%%

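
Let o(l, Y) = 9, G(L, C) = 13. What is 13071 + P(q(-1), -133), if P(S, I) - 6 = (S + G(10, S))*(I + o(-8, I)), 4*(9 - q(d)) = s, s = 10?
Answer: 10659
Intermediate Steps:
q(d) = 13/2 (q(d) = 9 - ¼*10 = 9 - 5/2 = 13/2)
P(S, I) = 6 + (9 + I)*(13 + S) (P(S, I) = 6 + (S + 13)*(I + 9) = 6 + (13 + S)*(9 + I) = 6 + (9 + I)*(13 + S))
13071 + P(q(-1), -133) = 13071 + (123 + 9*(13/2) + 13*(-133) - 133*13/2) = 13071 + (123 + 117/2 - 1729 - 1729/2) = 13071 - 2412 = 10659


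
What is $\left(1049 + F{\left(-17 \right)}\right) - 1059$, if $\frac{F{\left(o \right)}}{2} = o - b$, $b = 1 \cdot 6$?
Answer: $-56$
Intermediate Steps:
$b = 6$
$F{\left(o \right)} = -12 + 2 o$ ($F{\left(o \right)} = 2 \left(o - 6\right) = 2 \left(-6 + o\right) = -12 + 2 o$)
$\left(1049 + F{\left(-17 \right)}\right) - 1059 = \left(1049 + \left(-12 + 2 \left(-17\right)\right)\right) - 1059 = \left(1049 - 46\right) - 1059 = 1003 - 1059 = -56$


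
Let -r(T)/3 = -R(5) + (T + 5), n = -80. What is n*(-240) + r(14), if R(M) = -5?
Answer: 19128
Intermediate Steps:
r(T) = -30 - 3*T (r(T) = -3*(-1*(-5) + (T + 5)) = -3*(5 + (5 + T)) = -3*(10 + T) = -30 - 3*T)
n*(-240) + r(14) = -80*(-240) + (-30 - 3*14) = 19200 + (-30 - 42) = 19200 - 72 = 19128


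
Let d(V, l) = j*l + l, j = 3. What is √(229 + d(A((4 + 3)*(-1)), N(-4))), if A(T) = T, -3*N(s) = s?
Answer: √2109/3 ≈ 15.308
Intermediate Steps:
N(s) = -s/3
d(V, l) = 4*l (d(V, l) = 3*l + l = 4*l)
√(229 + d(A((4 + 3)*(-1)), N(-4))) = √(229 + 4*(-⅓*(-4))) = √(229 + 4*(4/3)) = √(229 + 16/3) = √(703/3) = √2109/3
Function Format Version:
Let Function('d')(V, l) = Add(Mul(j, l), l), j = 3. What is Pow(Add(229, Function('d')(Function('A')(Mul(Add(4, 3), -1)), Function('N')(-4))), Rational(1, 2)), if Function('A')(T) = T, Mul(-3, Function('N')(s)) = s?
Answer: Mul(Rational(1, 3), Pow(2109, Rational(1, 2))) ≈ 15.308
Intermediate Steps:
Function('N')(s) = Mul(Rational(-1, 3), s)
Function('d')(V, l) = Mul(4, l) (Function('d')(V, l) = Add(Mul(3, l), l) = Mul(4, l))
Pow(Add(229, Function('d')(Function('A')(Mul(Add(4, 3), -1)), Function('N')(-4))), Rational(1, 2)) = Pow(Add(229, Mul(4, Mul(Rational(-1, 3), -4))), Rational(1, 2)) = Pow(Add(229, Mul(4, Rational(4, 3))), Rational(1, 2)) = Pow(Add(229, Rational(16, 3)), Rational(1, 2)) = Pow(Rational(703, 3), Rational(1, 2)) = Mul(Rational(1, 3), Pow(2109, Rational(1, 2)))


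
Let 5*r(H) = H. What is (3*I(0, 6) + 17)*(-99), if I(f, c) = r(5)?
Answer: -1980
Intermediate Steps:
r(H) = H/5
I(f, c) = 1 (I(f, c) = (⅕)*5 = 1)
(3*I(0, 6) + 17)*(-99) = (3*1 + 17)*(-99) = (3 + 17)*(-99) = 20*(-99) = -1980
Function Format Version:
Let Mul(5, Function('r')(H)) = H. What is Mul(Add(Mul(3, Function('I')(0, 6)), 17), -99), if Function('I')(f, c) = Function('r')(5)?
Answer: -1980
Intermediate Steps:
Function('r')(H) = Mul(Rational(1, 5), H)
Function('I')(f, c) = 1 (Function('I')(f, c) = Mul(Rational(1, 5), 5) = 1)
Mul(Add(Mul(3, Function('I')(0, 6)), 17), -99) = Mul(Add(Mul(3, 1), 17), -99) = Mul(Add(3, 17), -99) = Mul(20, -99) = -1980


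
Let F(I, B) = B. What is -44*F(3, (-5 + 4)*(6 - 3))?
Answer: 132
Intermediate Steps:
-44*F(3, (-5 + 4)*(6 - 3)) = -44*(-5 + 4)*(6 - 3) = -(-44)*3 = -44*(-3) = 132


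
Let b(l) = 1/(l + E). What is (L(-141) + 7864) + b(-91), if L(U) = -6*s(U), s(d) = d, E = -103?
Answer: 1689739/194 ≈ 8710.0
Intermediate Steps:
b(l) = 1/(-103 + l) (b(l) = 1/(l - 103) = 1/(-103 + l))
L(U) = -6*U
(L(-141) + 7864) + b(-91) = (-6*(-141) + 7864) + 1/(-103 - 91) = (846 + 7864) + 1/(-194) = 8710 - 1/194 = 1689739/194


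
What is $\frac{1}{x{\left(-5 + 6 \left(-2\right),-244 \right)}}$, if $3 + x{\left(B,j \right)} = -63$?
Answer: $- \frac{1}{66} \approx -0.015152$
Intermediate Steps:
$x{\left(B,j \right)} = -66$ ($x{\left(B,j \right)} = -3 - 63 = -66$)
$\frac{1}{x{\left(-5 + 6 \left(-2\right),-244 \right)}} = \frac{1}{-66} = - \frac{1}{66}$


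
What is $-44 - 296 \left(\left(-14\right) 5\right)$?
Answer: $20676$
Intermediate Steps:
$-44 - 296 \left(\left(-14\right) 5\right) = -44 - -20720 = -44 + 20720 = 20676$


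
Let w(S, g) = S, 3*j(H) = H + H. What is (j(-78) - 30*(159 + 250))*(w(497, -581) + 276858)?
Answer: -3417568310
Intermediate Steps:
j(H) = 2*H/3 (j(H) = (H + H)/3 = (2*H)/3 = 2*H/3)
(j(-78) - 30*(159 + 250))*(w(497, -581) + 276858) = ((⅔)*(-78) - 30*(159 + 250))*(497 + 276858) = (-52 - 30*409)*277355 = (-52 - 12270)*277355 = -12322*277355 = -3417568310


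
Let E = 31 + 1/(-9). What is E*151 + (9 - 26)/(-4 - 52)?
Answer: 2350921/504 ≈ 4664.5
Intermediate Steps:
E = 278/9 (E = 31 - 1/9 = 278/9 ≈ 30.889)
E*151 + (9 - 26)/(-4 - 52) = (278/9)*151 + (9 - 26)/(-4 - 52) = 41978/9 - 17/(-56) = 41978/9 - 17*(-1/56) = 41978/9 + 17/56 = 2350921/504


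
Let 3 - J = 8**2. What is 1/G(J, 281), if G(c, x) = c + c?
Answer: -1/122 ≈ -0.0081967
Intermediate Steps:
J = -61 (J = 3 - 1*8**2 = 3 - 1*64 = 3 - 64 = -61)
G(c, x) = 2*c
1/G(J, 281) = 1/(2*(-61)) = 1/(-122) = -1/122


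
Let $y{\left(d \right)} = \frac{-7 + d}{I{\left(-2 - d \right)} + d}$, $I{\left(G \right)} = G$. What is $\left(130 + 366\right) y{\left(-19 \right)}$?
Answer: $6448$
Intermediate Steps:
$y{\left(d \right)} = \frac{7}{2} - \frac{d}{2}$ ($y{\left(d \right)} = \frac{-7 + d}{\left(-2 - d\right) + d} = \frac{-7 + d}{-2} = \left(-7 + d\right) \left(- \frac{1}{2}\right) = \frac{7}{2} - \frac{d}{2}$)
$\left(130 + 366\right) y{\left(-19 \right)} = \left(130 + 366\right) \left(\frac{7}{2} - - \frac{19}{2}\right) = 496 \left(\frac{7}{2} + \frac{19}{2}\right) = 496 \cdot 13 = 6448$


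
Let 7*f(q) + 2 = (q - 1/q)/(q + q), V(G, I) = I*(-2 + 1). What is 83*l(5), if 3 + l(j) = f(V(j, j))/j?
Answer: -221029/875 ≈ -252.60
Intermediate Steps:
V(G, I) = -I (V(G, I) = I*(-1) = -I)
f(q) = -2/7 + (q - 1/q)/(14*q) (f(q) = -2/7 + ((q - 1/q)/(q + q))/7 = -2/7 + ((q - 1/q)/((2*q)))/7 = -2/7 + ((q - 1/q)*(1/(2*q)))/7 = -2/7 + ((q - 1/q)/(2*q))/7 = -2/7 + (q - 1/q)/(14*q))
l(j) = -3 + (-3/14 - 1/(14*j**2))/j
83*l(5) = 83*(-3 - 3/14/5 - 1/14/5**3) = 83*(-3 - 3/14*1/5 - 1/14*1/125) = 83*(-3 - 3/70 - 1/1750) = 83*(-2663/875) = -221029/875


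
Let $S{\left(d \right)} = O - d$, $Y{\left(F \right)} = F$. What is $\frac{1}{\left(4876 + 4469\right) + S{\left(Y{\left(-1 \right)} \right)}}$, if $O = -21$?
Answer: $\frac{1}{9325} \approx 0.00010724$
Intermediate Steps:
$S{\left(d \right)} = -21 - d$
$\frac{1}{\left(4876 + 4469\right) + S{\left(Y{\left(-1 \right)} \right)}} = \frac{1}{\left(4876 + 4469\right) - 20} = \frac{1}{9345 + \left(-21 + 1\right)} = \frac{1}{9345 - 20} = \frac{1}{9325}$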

%%
%%

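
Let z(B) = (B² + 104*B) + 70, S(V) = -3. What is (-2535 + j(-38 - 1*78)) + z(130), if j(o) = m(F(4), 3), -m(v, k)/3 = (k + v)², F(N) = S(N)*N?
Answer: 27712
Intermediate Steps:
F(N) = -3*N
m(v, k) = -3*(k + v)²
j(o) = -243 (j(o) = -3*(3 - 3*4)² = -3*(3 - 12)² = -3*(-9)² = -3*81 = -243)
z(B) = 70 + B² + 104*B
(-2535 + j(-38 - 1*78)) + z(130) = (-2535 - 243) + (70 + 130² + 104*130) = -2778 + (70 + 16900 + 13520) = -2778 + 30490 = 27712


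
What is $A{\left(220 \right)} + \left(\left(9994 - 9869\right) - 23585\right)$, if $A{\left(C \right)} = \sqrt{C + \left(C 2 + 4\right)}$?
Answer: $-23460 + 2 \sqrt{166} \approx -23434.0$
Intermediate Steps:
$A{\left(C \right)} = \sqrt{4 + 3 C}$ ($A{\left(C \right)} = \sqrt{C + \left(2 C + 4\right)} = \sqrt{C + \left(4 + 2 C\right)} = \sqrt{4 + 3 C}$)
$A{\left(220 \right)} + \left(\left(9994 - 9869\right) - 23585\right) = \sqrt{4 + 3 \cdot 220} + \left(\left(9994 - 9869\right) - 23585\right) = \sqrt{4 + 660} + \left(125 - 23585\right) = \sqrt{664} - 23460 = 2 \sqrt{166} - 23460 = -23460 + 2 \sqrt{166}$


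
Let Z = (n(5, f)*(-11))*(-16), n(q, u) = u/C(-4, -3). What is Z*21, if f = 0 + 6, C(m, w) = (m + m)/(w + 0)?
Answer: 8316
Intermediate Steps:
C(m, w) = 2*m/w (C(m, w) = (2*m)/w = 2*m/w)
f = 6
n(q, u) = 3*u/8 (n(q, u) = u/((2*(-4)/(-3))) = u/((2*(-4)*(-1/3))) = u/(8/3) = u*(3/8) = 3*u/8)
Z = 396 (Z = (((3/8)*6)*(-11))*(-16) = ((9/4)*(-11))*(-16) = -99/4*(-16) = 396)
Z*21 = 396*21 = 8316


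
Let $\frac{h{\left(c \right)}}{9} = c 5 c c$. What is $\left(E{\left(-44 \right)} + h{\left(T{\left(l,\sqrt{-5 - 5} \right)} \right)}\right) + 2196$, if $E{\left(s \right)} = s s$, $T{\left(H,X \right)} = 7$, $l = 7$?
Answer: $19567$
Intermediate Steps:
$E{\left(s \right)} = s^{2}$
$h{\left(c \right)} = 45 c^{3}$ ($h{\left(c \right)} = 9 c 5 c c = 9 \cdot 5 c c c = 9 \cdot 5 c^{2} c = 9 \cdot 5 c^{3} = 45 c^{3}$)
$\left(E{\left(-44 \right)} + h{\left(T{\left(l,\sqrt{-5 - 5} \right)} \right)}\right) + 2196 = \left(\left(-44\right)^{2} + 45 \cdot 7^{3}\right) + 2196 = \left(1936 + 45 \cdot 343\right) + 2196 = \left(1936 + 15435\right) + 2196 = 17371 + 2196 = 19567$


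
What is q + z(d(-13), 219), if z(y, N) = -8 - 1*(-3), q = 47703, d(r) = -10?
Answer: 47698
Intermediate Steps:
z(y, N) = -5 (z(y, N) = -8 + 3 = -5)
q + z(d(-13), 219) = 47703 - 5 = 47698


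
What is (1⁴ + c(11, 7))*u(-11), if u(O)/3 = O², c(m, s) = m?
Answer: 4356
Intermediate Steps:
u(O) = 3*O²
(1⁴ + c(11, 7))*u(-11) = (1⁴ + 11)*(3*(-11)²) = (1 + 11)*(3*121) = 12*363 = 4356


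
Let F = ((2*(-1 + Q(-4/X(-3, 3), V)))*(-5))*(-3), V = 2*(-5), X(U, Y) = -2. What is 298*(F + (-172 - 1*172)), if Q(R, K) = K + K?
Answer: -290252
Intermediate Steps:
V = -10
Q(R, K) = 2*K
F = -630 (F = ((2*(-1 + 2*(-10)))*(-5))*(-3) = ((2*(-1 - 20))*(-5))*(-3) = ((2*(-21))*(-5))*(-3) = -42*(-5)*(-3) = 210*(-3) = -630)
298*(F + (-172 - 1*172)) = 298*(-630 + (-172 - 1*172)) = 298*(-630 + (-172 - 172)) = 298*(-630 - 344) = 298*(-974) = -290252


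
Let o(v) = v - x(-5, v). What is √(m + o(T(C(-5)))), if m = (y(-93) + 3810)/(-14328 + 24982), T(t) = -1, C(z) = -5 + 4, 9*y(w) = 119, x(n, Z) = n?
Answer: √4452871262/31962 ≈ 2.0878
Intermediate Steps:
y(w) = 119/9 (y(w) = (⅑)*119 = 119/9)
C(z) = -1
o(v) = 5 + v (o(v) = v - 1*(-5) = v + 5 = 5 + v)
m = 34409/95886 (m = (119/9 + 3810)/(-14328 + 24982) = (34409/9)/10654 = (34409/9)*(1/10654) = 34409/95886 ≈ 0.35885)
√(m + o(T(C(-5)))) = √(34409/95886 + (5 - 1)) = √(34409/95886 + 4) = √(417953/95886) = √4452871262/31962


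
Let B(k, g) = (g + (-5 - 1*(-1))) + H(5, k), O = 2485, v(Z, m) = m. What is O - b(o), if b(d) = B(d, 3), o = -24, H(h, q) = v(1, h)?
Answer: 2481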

%%
%%

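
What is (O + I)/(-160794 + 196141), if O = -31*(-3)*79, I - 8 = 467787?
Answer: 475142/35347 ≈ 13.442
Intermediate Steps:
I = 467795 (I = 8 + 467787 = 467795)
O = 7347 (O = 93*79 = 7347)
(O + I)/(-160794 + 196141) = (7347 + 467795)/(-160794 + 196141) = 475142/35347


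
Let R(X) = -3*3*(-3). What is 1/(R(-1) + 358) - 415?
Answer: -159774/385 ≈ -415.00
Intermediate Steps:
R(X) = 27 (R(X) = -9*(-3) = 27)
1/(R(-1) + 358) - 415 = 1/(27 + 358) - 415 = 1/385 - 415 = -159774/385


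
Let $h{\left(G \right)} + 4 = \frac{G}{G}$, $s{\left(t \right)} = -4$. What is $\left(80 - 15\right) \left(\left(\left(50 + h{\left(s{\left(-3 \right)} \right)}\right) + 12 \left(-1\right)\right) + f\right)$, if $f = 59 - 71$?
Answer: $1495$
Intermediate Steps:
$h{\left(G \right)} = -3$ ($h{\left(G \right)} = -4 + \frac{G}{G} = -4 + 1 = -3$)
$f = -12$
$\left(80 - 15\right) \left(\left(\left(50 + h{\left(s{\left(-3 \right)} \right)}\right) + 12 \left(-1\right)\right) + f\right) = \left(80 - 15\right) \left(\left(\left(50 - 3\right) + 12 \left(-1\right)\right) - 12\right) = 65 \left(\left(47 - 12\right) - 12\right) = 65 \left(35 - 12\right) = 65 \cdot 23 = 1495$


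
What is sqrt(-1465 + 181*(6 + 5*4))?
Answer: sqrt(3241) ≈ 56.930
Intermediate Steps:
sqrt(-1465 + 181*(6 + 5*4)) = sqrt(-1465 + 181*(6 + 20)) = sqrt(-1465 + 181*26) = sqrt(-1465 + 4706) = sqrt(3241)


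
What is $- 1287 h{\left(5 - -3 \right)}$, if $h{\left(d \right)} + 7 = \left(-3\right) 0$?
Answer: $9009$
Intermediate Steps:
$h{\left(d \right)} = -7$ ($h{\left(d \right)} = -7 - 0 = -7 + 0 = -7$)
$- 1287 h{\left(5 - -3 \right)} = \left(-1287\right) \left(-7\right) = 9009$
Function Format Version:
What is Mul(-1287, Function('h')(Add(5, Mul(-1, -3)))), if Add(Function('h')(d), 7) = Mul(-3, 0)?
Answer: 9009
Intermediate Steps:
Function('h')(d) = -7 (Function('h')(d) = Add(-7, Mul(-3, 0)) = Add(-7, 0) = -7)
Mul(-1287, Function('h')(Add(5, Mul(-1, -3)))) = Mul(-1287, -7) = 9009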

%%

**WHAT THE TASK REQUIRES**
Your task for the entries above: copy exactly the span starting with the line with "Let Function('d')(V, l)" and going on through the line with "Answer: 132", both lines included, and nothing else.

**SOLUTION FOR THIS TASK**
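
Let Function('d')(V, l) = Add(Mul(j, l), l), j = 3. What is Pow(Add(229, Function('d')(Function('A')(Mul(Add(4, 3), -1)), Function('N')(-4))), Rational(1, 2)), if Function('A')(T) = T, Mul(-3, Function('N')(s)) = s?
Answer: Mul(Rational(1, 3), Pow(2109, Rational(1, 2))) ≈ 15.308
Intermediate Steps:
Function('N')(s) = Mul(Rational(-1, 3), s)
Function('d')(V, l) = Mul(4, l) (Function('d')(V, l) = Add(Mul(3, l), l) = Mul(4, l))
Pow(Add(229, Function('d')(Function('A')(Mul(Add(4, 3), -1)), Function('N')(-4))), Rational(1, 2)) = Pow(Add(229, Mul(4, Mul(Rational(-1, 3), -4))), Rational(1, 2)) = Pow(Add(229, Mul(4, Rational(4, 3))), Rational(1, 2)) = Pow(Add(229, Rational(16, 3)), Rational(1, 2)) = Pow(Rational(703, 3), Rational(1, 2)) = Mul(Rational(1, 3), Pow(2109, Rational(1, 2)))


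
Let 5*r(H) = H. What is (3*I(0, 6) + 17)*(-99), if I(f, c) = r(5)?
Answer: -1980
Intermediate Steps:
r(H) = H/5
I(f, c) = 1 (I(f, c) = (⅕)*5 = 1)
(3*I(0, 6) + 17)*(-99) = (3*1 + 17)*(-99) = (3 + 17)*(-99) = 20*(-99) = -1980
Function Format Version:
Let Mul(5, Function('r')(H)) = H. What is Mul(Add(Mul(3, Function('I')(0, 6)), 17), -99), if Function('I')(f, c) = Function('r')(5)?
Answer: -1980
Intermediate Steps:
Function('r')(H) = Mul(Rational(1, 5), H)
Function('I')(f, c) = 1 (Function('I')(f, c) = Mul(Rational(1, 5), 5) = 1)
Mul(Add(Mul(3, Function('I')(0, 6)), 17), -99) = Mul(Add(Mul(3, 1), 17), -99) = Mul(Add(3, 17), -99) = Mul(20, -99) = -1980


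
Let F(I, B) = B. What is -44*F(3, (-5 + 4)*(6 - 3))?
Answer: 132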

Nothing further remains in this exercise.